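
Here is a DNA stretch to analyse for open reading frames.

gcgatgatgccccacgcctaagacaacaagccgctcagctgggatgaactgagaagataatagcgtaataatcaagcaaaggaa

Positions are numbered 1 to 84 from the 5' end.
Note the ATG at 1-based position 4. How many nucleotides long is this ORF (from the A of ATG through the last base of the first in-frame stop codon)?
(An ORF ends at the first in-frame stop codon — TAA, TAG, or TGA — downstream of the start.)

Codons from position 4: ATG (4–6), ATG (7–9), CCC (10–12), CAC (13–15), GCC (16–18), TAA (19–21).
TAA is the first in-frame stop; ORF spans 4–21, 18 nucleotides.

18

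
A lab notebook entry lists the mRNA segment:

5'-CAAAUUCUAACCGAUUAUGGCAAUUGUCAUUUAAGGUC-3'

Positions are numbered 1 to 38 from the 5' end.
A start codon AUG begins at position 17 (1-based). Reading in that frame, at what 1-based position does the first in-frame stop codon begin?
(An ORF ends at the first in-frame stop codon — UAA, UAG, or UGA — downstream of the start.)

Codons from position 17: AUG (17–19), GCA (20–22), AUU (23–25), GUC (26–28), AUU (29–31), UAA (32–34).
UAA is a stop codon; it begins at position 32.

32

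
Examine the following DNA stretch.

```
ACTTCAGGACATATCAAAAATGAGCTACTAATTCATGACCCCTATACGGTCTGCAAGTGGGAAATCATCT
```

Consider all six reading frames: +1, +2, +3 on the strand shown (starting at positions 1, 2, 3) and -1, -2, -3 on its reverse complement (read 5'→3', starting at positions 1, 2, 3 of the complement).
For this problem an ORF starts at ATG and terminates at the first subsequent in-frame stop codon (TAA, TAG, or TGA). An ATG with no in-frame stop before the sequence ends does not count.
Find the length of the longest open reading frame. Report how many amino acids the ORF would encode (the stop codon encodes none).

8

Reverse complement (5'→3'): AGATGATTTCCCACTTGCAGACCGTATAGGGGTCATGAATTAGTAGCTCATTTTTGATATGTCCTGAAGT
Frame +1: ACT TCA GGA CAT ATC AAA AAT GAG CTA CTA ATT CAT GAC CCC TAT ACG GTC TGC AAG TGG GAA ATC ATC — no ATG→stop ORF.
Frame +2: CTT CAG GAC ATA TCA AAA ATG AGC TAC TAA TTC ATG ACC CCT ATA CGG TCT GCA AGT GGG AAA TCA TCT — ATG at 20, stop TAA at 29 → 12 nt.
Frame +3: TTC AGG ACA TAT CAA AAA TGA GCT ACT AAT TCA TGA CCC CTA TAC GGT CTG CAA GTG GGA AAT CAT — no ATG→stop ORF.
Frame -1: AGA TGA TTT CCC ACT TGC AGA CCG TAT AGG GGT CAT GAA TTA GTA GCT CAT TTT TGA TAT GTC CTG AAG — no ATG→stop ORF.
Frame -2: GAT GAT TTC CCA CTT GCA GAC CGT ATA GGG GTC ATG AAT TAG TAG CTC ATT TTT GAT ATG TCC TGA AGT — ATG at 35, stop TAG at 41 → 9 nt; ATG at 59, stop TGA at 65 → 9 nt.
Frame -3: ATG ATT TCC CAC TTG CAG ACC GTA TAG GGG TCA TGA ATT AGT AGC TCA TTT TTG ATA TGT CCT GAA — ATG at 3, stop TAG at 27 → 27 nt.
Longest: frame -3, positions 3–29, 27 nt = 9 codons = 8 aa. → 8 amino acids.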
_ _ _ _
WHAT YOU ARE ASKED TO DO: Your task is to restate, word for word, only those lines above that fall between the line holding "Positions are numbered 1 to 38" and the line holding "A start codon", inclusive.

TASK SOLUTION:
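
Positions are numbered 1 to 38 from the 5' end.
A start codon AUG begins at position 17 (1-based). Reading in that frame, at what 1-based position does the first in-frame stop codon begin?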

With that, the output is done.